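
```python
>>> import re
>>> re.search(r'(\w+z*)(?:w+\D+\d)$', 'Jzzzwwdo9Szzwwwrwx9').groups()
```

('Jzzzwwdo9Szzwwwr',)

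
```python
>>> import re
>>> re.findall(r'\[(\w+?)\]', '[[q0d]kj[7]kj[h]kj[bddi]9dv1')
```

['q0d', '7', 'h', 'bddi']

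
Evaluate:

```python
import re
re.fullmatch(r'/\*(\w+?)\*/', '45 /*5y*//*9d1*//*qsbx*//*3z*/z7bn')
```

None

`re.fullmatch` requires the pattern to consume the entire string.
Here the string isn't matched end-to-end, so the call returns None.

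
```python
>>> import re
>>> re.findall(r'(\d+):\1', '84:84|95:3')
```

['84']

After group 1 captures some text, `\1` only succeeds where that same text appears again.
With a single group, `findall` returns only what that group captured — 1 item.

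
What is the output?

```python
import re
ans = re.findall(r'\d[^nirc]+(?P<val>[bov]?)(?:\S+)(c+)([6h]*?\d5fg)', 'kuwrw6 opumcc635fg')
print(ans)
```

[('', 'c', '635fg')]

The pattern matches a digit; then one or more of any character except [nirc]; then optionally one of [bov] (captured as 'val'); then one or more of a non-whitespace character (non-capturing group); then one or more of a literal 'c' (captured); then zero or more of one of [6h] (lazy), then a digit, then the literal '5fg' (captured).
Matches: at [5:18] match '6 opumcc635fg', groups = ('', 'c', '635fg').
3 groups means the one result is a tuple of 3 captured strings — 1 here.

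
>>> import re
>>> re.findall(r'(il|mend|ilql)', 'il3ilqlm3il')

`|` is ordered: at each position the engine commits to the first alternative that works.
Because there's exactly one group, `findall` drops the full match and keeps group 1 from each hit.

['il', 'il', 'il']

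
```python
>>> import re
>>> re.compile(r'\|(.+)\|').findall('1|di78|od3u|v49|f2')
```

Because there's exactly one group, `findall` drops the full match and keeps group 1 from the one hit.

['di78|od3u|v49']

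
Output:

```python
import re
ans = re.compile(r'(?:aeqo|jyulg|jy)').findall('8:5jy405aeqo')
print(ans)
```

['jy', 'aeqo']

Matches: at [3:5] → 'jy'; at [8:12] → 'aeqo'.
No capturing groups, so `findall` returns the 2 full match strings.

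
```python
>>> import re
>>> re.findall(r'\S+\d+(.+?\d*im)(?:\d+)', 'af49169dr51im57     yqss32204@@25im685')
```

['     yqss32204@@25im']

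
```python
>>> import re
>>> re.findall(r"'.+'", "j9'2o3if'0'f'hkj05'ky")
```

Walking the string: at [2:19] → "'2o3if'0'f'hkj05'".
With no groups in the pattern, `findall` gives back each whole match — 1 here.

["'2o3if'0'f'hkj05'"]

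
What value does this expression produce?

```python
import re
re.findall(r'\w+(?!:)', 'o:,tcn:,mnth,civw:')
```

['tc', 'mnth', 'civ']

Because the assertion is negative and zero-width, positions next to the forbidden text are skipped.
Matches: at [3:5] → 'tc'; at [8:12] → 'mnth'; at [13:16] → 'civ'.
`findall` yields the raw match text (3 of them) because the pattern has no groups.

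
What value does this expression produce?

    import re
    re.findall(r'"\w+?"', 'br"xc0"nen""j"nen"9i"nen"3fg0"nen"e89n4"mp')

['"xc0"', '"j"', '"9i"', '"3fg0"', '"e89n4"']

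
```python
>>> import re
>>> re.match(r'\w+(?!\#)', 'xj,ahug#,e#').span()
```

(0, 2)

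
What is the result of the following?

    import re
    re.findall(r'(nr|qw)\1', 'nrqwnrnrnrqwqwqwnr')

['nr', 'qw']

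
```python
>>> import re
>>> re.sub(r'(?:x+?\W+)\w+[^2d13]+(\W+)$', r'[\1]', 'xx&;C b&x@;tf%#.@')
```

'[@]'

This matches one or more of the literal 'x' (lazy), then one or more of a non-word character (non-capturing group); then one or more of a word character, then one or more of any character except [2d13]; then one or more of a non-word character (captured); then anchored at the end.
Each match is replaced using the text its own group 1 captured.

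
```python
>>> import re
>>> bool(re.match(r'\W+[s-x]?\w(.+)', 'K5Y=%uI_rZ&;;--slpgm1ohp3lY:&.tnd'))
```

False

The pattern matches one or more of a non-word character, then optionally a character in [s-x], then a word character; then one or more of any character (captured).
`re.match` won't scan ahead — the pattern has to work from the very first character.
Here the string doesn't start with a match, so the call returns None, and `bool(None)` is False.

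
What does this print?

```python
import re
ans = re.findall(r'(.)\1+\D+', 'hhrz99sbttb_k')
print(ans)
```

['h', '9']

`\1` is not a pattern — it's the concrete string captured by group 1, re-applied verbatim.
One capturing group, so `findall` returns just the captured substring from each match — 2 in all.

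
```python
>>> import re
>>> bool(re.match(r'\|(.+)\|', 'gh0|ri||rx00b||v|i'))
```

`re.match` won't scan ahead — the pattern has to work from the very first character.
Here position 0 doesn't satisfy it, so the call returns None, and `bool(None)` is False.

False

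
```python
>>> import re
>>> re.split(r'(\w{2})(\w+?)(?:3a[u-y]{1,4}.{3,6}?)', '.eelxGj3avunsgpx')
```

['.', 'ee', 'lxGj', 'px']

This matches exactly 2 of a word character (captured); then one or more of a word character (lazy) (captured); then the literal '3a', then 1 to 4 of a character in [u-y], then 3 to 6 of any character (lazy) (non-capturing group).
The `?` after the quantifier makes it lazy — it takes as little as possible before letting the rest of the pattern try.
Matches to split on: at [1:14] → 'eelxGj3avunsg'.
`re.split` interleaves the captured-group text with the surrounding fragments.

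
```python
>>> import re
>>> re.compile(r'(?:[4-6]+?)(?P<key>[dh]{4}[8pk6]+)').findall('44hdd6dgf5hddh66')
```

['hddh66']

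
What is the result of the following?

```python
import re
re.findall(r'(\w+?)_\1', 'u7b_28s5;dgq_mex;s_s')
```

`\1` has to match the exact text group 1 already captured.
Walking the string: at [17:20] match 's_s', group 1 = 's'.
One capturing group, so `findall` returns just the captured substring from the one match — 1 in all.

['s']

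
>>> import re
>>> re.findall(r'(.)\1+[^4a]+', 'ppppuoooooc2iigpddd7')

['p']

A backreference is literal: `\1` must see the identical characters the first group matched.
Walking the string: at [0:20] match 'ppppuoooooc2iigpddd7', group 1 = 'p'.
Because there's exactly one group, `findall` drops the full match and keeps group 1 from the one hit.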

— DIRECTIONS FOR THIS TASK —
Output the data in full, precisely as it appears above.

— TASK SOLUTION —
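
```python
>>> import re
>>> re.search(r'(\w+z*)(?:w+\D+\d)$', 'Jzzzwwdo9Szzwwwrwx9').groups()
```

('Jzzzwwdo9Szzwwwr',)

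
```python
>>> import re
>>> re.findall(r'\[(\w+?)\]', '[[q0d]kj[7]kj[h]kj[bddi]9dv1')
```

['q0d', '7', 'h', 'bddi']

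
Evaluate:

```python
import re
re.fullmatch(r'/\*(\w+?)\*/', '45 /*5y*//*9d1*//*qsbx*//*3z*/z7bn')
```

None

`re.fullmatch` requires the pattern to consume the entire string.
Here the string isn't matched end-to-end, so the call returns None.

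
```python
>>> import re
>>> re.findall(r'(\d+):\1', '84:84|95:3')
```

['84']

After group 1 captures some text, `\1` only succeeds where that same text appears again.
With a single group, `findall` returns only what that group captured — 1 item.

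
What is the output?

```python
import re
ans = re.findall(r'\d[^nirc]+(?P<val>[bov]?)(?:\S+)(c+)([6h]*?\d5fg)', 'kuwrw6 opumcc635fg')
print(ans)
```

[('', 'c', '635fg')]

The pattern matches a digit; then one or more of any character except [nirc]; then optionally one of [bov] (captured as 'val'); then one or more of a non-whitespace character (non-capturing group); then one or more of a literal 'c' (captured); then zero or more of one of [6h] (lazy), then a digit, then the literal '5fg' (captured).
Matches: at [5:18] match '6 opumcc635fg', groups = ('', 'c', '635fg').
3 groups means the one result is a tuple of 3 captured strings — 1 here.

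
>>> import re
>>> re.findall(r'(il|mend|ilql)', 'il3ilqlm3il')

`|` is ordered: at each position the engine commits to the first alternative that works.
Because there's exactly one group, `findall` drops the full match and keeps group 1 from each hit.

['il', 'il', 'il']

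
```python
>>> import re
>>> re.compile(r'\|(.+)\|').findall('1|di78|od3u|v49|f2')
```

Because there's exactly one group, `findall` drops the full match and keeps group 1 from the one hit.

['di78|od3u|v49']

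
Output:

```python
import re
ans = re.compile(r'(?:aeqo|jyulg|jy)').findall('8:5jy405aeqo')
print(ans)
```

['jy', 'aeqo']

Matches: at [3:5] → 'jy'; at [8:12] → 'aeqo'.
No capturing groups, so `findall` returns the 2 full match strings.

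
```python
>>> import re
>>> re.findall(r'\S+\d+(.+?\d*im)(?:\d+)', 'af49169dr51im57     yqss32204@@25im685')
```

['     yqss32204@@25im']

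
```python
>>> import re
>>> re.findall(r"'.+'", "j9'2o3if'0'f'hkj05'ky")
```

Walking the string: at [2:19] → "'2o3if'0'f'hkj05'".
With no groups in the pattern, `findall` gives back each whole match — 1 here.

["'2o3if'0'f'hkj05'"]

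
What value does this expression produce?

```python
import re
re.findall(r'\w+(?!:)', 'o:,tcn:,mnth,civw:')
```

['tc', 'mnth', 'civ']

Because the assertion is negative and zero-width, positions next to the forbidden text are skipped.
Matches: at [3:5] → 'tc'; at [8:12] → 'mnth'; at [13:16] → 'civ'.
`findall` yields the raw match text (3 of them) because the pattern has no groups.

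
What value does this expression produce?

    import re
    re.findall(r'"\w+?"', 'br"xc0"nen""j"nen"9i"nen"3fg0"nen"e89n4"mp')

['"xc0"', '"j"', '"9i"', '"3fg0"', '"e89n4"']

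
```python
>>> import re
>>> re.match(r'\w+(?!\#)', 'xj,ahug#,e#').span()
```

(0, 2)

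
What is the result of the following?

    import re
    re.findall(r'(nr|qw)\1', 'nrqwnrnrnrqwqwqwnr')

['nr', 'qw']

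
```python
>>> import re
>>> re.sub(r'(?:x+?\W+)\w+[^2d13]+(\W+)$', r'[\1]', 'xx&;C b&x@;tf%#.@')
```

'[@]'

This matches one or more of the literal 'x' (lazy), then one or more of a non-word character (non-capturing group); then one or more of a word character, then one or more of any character except [2d13]; then one or more of a non-word character (captured); then anchored at the end.
Each match is replaced using the text its own group 1 captured.

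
```python
>>> import re
>>> bool(re.match(r'\W+[s-x]?\w(.+)', 'K5Y=%uI_rZ&;;--slpgm1ohp3lY:&.tnd'))
```

False

The pattern matches one or more of a non-word character, then optionally a character in [s-x], then a word character; then one or more of any character (captured).
`re.match` won't scan ahead — the pattern has to work from the very first character.
Here the string doesn't start with a match, so the call returns None, and `bool(None)` is False.

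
What does this print?

```python
import re
ans = re.findall(r'(.)\1+\D+', 'hhrz99sbttb_k')
print(ans)
```

['h', '9']

`\1` is not a pattern — it's the concrete string captured by group 1, re-applied verbatim.
One capturing group, so `findall` returns just the captured substring from each match — 2 in all.

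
```python
>>> import re
>>> bool(re.match(r'\|(.+)\|', 'gh0|ri||rx00b||v|i'))
```

`re.match` won't scan ahead — the pattern has to work from the very first character.
Here position 0 doesn't satisfy it, so the call returns None, and `bool(None)` is False.

False

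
```python
>>> import re
>>> re.split(r'(\w{2})(\w+?)(?:3a[u-y]{1,4}.{3,6}?)', '.eelxGj3avunsgpx')
```

['.', 'ee', 'lxGj', 'px']

This matches exactly 2 of a word character (captured); then one or more of a word character (lazy) (captured); then the literal '3a', then 1 to 4 of a character in [u-y], then 3 to 6 of any character (lazy) (non-capturing group).
The `?` after the quantifier makes it lazy — it takes as little as possible before letting the rest of the pattern try.
Matches to split on: at [1:14] → 'eelxGj3avunsg'.
`re.split` interleaves the captured-group text with the surrounding fragments.

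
```python
>>> import re
>>> re.compile(r'(?:[4-6]+?)(?P<key>[dh]{4}[8pk6]+)').findall('44hdd6dgf5hddh66')
```

['hddh66']

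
What is the result of the following?

```python
import re
re.findall(r'(\w+?)_\1', 'u7b_28s5;dgq_mex;s_s')
```

`\1` has to match the exact text group 1 already captured.
Walking the string: at [17:20] match 's_s', group 1 = 's'.
One capturing group, so `findall` returns just the captured substring from the one match — 1 in all.

['s']

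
>>> import re
>>> re.findall(r'(.)\1+[^4a]+', 'ppppuoooooc2iigpddd7')

['p']

A backreference is literal: `\1` must see the identical characters the first group matched.
Walking the string: at [0:20] match 'ppppuoooooc2iigpddd7', group 1 = 'p'.
Because there's exactly one group, `findall` drops the full match and keeps group 1 from the one hit.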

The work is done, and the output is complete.